PROBLEM DETAILS: For each line below that holds the word "over", make a copy.

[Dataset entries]
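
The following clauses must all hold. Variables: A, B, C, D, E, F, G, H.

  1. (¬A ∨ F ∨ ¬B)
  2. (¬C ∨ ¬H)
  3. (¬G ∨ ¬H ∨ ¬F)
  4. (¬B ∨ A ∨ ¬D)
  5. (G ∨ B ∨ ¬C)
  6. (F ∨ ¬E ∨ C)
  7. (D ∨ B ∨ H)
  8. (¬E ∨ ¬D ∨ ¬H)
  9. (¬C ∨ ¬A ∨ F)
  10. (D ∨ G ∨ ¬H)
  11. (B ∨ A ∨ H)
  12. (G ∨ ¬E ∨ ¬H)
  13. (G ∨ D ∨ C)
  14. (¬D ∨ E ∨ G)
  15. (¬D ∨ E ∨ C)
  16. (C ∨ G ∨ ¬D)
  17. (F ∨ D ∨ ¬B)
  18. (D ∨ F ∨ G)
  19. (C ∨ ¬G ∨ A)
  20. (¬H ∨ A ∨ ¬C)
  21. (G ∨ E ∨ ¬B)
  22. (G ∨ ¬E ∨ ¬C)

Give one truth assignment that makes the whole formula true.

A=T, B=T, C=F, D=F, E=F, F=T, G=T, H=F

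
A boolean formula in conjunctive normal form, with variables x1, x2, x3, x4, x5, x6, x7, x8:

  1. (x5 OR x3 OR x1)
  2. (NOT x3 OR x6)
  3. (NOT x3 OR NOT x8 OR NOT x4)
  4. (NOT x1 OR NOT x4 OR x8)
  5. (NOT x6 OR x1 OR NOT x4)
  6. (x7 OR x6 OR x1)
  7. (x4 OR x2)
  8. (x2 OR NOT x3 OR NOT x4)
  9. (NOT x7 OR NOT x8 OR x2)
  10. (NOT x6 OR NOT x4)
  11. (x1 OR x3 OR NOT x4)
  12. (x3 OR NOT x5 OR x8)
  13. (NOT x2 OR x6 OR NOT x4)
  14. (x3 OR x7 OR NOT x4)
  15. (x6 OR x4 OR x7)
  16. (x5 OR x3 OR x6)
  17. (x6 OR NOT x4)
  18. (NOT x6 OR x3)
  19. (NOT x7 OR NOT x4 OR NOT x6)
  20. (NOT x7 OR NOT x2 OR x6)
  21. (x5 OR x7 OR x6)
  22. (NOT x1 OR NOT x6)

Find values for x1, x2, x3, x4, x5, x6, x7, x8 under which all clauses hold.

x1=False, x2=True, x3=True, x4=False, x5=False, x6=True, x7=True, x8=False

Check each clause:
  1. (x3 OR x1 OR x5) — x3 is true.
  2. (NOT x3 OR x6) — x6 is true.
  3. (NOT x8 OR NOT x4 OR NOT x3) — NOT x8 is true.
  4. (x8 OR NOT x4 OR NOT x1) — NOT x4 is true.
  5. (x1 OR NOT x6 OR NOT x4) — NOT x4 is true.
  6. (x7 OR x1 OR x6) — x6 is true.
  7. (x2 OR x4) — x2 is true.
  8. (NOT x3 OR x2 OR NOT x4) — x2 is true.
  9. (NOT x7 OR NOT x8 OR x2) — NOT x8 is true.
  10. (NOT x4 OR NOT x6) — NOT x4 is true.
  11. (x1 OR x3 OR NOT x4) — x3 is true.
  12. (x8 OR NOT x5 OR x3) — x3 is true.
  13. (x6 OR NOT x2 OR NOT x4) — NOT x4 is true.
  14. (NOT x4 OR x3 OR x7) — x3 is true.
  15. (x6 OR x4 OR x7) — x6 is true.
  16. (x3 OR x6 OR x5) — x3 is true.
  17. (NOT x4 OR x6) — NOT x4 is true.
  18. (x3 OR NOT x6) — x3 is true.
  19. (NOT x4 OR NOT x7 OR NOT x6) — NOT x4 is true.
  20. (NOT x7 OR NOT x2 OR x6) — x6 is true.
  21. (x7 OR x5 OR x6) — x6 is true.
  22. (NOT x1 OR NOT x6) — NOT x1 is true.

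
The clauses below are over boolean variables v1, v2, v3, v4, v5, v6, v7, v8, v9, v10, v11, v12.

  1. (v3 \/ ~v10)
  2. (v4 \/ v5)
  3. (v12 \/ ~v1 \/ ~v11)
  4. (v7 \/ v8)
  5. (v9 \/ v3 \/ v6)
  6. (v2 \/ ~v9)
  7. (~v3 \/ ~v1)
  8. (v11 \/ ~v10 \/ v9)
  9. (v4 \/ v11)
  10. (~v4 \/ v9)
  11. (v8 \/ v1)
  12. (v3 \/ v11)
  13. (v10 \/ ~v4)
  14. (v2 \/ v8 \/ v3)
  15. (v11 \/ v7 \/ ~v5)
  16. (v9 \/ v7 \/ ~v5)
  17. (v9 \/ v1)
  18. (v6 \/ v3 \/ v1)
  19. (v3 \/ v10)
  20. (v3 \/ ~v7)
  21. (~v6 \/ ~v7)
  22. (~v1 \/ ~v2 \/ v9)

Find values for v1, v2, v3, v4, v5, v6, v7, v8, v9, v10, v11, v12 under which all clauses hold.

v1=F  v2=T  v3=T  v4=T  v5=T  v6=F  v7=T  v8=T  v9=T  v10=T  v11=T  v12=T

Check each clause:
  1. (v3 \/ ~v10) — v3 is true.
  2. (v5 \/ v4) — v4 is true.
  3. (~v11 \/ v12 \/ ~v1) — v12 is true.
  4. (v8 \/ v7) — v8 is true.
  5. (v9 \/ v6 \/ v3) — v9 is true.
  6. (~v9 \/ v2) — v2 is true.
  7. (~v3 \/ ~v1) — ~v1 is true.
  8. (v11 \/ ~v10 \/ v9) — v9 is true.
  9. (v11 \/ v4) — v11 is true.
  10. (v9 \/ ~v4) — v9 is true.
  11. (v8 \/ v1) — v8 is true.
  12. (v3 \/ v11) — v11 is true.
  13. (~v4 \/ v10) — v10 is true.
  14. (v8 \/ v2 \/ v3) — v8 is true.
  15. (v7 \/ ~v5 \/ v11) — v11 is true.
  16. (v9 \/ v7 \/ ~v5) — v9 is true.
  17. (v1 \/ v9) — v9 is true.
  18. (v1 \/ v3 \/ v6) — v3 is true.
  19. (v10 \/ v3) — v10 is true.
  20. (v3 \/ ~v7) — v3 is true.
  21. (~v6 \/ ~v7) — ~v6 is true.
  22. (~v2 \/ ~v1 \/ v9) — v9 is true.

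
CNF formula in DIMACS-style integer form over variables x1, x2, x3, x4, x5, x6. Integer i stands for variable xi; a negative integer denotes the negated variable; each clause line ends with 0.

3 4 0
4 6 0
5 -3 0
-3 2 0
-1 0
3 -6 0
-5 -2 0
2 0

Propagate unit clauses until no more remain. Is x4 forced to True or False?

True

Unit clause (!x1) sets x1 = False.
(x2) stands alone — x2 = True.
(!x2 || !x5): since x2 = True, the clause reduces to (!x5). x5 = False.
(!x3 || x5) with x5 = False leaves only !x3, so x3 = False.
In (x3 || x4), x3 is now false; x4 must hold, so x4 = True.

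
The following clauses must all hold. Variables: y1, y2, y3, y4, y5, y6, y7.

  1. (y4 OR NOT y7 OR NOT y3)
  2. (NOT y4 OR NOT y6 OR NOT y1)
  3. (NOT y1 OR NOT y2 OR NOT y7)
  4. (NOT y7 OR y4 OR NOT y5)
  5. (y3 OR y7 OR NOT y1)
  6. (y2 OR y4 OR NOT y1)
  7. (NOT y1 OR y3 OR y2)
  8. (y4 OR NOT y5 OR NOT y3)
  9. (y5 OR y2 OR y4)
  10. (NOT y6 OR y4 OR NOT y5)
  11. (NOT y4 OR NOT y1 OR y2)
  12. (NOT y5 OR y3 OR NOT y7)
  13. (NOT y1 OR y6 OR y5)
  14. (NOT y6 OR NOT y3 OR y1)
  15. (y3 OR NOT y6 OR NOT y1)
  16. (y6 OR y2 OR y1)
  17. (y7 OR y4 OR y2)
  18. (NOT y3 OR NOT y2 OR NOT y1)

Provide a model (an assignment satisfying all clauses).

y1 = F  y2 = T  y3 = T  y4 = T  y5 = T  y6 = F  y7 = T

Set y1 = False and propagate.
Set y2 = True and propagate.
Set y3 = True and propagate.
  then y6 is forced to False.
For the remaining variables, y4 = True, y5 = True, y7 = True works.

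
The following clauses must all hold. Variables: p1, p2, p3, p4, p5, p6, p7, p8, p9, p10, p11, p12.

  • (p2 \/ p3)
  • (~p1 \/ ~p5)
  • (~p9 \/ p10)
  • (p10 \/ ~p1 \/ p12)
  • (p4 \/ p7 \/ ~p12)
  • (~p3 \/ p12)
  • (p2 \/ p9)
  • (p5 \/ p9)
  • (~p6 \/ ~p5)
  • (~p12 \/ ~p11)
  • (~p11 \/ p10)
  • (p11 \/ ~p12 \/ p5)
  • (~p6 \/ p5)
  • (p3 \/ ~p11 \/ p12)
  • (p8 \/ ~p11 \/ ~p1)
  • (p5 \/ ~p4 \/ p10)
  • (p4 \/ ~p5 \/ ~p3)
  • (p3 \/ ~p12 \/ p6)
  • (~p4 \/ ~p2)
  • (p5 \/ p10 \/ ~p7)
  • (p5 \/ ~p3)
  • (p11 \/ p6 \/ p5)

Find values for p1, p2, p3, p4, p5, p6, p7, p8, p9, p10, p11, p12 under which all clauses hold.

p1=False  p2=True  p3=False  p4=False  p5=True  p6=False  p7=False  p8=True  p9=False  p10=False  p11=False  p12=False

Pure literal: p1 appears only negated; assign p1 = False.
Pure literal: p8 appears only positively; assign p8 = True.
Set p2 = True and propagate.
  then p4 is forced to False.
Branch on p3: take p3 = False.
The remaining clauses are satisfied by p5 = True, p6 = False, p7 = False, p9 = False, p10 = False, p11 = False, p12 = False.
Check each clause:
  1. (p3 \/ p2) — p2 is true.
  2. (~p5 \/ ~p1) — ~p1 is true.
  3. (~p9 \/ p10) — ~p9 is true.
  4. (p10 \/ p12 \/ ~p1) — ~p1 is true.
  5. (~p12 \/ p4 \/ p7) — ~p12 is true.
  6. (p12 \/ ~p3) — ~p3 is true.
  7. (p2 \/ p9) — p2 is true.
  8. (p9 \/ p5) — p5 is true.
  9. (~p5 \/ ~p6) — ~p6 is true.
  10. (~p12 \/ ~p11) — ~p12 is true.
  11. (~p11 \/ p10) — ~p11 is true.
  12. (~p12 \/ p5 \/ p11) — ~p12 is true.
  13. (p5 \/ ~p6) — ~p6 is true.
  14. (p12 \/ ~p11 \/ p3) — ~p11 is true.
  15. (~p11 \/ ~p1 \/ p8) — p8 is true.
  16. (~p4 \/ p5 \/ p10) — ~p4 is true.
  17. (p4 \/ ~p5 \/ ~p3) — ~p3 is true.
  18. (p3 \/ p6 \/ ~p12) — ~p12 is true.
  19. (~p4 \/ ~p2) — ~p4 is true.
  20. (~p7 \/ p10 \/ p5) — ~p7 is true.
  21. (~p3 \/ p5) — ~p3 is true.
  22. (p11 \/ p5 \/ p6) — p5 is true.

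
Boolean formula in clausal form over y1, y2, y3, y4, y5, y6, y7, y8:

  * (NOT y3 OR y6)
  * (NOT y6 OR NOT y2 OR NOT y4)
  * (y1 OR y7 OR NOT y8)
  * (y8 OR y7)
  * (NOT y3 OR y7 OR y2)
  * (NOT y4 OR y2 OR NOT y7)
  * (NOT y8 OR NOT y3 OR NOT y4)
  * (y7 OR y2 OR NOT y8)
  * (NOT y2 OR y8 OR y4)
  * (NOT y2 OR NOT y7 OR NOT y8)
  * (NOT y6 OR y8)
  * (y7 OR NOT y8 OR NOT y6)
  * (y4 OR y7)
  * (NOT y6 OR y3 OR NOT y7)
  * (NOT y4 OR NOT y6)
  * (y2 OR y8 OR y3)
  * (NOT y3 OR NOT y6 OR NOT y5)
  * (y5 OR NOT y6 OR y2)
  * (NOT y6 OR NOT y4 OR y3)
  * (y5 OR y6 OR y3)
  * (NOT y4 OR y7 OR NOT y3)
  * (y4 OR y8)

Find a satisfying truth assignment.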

WRITTEN REPLY:
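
The clauses below are over boolean variables v1, v2, v3, v4, v5, v6, v7, v8, v9, v10, v11, v12.
CNF formula in DIMACS-style integer form over variables x1, x2, x3, x4, x5, x6. Integer i stands for variable xi; a negative integer denotes the negated variable; each clause line ends with 0.
Boolean formula in clausal form over y1, y2, y3, y4, y5, y6, y7, y8: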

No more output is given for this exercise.